DIRECTIONS FOR THIS TASK: Look through the records below for the line holding "Determine whether ((S". Write it out exactly, with each following line through the line holding "(mod 3) and".

+ + + +

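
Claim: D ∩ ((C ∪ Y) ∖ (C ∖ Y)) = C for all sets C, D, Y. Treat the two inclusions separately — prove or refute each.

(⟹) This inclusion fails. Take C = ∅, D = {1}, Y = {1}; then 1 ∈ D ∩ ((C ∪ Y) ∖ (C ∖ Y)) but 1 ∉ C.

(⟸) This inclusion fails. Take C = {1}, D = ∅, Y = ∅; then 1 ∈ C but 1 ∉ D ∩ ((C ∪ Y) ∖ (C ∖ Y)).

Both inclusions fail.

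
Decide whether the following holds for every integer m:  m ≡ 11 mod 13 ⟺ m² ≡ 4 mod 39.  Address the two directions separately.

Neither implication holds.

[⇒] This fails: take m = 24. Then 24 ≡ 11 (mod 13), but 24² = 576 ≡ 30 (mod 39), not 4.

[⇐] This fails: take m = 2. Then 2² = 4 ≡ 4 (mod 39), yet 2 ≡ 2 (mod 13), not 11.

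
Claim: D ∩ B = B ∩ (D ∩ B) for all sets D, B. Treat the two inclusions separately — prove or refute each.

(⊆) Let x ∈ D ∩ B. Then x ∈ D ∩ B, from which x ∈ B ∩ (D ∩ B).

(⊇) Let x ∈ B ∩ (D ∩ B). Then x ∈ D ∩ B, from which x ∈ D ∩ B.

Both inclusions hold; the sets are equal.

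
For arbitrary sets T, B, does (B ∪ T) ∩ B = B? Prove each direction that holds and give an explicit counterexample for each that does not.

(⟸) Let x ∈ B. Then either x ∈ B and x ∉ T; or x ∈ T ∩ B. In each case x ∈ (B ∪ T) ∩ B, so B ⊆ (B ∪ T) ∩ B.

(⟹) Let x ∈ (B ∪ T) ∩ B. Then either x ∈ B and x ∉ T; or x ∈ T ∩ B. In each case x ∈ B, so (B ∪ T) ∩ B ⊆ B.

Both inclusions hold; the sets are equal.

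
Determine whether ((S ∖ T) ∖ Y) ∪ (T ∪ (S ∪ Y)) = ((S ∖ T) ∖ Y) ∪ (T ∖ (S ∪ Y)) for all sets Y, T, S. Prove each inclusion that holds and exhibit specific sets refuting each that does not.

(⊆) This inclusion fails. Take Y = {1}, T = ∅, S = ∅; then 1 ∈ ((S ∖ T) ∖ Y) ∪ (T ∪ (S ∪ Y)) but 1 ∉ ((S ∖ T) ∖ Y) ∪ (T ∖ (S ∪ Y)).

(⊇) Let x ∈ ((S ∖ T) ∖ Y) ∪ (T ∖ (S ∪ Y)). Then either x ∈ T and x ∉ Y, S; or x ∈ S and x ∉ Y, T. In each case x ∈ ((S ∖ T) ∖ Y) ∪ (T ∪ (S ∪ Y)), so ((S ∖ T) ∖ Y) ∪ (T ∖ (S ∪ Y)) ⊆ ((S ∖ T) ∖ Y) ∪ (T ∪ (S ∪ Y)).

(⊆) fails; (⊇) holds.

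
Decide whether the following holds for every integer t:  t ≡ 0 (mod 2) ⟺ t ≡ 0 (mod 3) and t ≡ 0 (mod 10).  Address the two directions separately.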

+ + + +

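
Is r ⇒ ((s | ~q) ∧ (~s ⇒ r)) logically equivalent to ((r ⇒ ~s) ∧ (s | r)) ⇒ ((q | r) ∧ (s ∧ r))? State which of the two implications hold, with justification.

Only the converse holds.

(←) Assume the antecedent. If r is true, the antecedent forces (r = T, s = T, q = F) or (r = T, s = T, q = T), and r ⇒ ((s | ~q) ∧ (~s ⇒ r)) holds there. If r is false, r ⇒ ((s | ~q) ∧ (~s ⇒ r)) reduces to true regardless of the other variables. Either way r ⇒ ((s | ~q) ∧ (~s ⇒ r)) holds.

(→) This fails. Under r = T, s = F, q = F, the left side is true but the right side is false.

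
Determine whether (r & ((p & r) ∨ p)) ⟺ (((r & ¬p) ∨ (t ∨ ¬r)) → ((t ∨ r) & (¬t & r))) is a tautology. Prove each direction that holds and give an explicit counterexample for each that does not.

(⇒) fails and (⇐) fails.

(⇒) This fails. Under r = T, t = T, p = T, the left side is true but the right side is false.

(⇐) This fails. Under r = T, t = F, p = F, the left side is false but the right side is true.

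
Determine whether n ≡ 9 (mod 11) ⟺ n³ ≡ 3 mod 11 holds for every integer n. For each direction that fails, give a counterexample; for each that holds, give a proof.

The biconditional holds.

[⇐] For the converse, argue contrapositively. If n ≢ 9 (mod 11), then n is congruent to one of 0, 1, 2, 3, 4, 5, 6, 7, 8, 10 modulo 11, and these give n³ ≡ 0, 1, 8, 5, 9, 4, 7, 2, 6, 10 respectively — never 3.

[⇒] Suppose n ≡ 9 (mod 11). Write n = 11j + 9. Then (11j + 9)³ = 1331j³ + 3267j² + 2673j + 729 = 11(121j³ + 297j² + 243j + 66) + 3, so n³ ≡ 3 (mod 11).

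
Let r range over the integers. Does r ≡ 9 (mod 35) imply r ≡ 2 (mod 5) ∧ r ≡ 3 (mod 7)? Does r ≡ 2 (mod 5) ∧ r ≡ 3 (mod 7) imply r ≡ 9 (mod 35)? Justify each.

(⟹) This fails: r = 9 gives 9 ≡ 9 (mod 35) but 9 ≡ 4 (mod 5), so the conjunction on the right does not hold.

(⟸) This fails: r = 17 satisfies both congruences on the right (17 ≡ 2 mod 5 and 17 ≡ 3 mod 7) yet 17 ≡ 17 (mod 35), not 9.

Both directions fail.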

+ + + +

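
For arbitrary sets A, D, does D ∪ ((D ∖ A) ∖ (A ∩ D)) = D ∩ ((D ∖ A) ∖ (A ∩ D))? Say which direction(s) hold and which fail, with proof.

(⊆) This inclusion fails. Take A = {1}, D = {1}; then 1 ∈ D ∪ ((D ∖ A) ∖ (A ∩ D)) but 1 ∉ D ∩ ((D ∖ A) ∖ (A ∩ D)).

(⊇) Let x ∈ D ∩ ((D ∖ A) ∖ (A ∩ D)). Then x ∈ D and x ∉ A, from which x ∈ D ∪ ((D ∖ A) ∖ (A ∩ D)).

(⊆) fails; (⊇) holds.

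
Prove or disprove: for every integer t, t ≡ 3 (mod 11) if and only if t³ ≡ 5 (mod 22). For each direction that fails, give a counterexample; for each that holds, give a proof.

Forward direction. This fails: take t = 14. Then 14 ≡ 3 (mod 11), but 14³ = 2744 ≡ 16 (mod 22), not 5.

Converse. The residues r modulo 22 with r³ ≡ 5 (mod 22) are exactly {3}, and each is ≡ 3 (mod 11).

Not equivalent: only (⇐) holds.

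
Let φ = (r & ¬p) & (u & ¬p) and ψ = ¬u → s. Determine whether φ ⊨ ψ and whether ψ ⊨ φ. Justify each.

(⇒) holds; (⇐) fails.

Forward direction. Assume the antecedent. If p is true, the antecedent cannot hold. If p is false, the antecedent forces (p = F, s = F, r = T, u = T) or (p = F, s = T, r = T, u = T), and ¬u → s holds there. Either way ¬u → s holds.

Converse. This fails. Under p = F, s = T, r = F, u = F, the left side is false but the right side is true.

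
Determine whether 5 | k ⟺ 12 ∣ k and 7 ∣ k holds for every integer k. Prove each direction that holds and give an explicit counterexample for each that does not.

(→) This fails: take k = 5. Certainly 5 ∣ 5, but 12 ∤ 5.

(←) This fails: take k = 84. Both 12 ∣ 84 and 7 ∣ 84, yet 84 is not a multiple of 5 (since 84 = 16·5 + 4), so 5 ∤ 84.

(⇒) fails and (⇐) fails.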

+ + + +

ANSWER SECTION:
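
Determine whether ((S ∖ T) ∖ Y) ∪ (T ∪ (S ∪ Y)) = ((S ∖ T) ∖ Y) ∪ (T ∖ (S ∪ Y)) for all sets Y, T, S. Prove each inclusion that holds and exhibit specific sets refuting each that does not.

(⊆) This inclusion fails. Take Y = {1}, T = ∅, S = ∅; then 1 ∈ ((S ∖ T) ∖ Y) ∪ (T ∪ (S ∪ Y)) but 1 ∉ ((S ∖ T) ∖ Y) ∪ (T ∖ (S ∪ Y)).

(⊇) Let x ∈ ((S ∖ T) ∖ Y) ∪ (T ∖ (S ∪ Y)). Then either x ∈ T and x ∉ Y, S; or x ∈ S and x ∉ Y, T. In each case x ∈ ((S ∖ T) ∖ Y) ∪ (T ∪ (S ∪ Y)), so ((S ∖ T) ∖ Y) ∪ (T ∖ (S ∪ Y)) ⊆ ((S ∖ T) ∖ Y) ∪ (T ∪ (S ∪ Y)).

(⊆) fails; (⊇) holds.

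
Decide whether the following holds for every integer t:  t ≡ 0 (mod 2) ⟺ t ≡ 0 (mod 3) and t ≡ 0 (mod 10).  Address the two directions separately.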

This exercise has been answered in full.